Problem:
In the records below, find the line that contains "What is D +" and the line that contains "Answer: -45996", then retype exactly those two lines and every line between them.

Data items:
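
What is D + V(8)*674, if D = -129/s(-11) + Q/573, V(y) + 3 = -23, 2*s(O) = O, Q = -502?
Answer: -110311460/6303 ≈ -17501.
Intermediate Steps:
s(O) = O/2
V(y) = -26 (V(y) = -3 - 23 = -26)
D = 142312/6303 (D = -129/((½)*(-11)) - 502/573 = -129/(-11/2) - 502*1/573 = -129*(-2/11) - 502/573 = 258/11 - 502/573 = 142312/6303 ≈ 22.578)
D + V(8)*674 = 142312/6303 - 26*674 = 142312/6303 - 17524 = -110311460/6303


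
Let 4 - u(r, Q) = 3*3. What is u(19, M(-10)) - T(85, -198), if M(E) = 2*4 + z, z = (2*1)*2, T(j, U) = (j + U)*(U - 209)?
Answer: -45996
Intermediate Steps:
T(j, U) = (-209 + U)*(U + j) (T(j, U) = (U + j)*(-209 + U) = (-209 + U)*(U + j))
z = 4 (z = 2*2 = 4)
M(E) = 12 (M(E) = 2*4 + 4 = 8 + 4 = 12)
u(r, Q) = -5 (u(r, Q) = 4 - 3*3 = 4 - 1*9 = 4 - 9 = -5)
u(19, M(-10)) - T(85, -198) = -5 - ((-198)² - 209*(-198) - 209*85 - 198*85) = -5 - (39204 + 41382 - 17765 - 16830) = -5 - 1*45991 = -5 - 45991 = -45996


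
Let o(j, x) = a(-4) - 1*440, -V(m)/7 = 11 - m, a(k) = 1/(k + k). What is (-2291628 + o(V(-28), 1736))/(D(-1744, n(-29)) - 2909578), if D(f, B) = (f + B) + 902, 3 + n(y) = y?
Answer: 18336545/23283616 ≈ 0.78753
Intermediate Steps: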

--

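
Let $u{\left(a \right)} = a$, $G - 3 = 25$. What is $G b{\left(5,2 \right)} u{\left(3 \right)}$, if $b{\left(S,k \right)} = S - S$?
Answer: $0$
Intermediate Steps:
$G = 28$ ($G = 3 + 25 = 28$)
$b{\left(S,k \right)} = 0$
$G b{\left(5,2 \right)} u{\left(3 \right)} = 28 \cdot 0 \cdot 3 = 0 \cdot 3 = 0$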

Solution to this task:
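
What is D + V(8)*674, if D = -129/s(-11) + Q/573, V(y) + 3 = -23, 2*s(O) = O, Q = -502?
Answer: -110311460/6303 ≈ -17501.
Intermediate Steps:
s(O) = O/2
V(y) = -26 (V(y) = -3 - 23 = -26)
D = 142312/6303 (D = -129/((½)*(-11)) - 502/573 = -129/(-11/2) - 502*1/573 = -129*(-2/11) - 502/573 = 258/11 - 502/573 = 142312/6303 ≈ 22.578)
D + V(8)*674 = 142312/6303 - 26*674 = 142312/6303 - 17524 = -110311460/6303


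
Let 4 - u(r, Q) = 3*3. What is u(19, M(-10)) - T(85, -198), if M(E) = 2*4 + z, z = (2*1)*2, T(j, U) = (j + U)*(U - 209)?
Answer: -45996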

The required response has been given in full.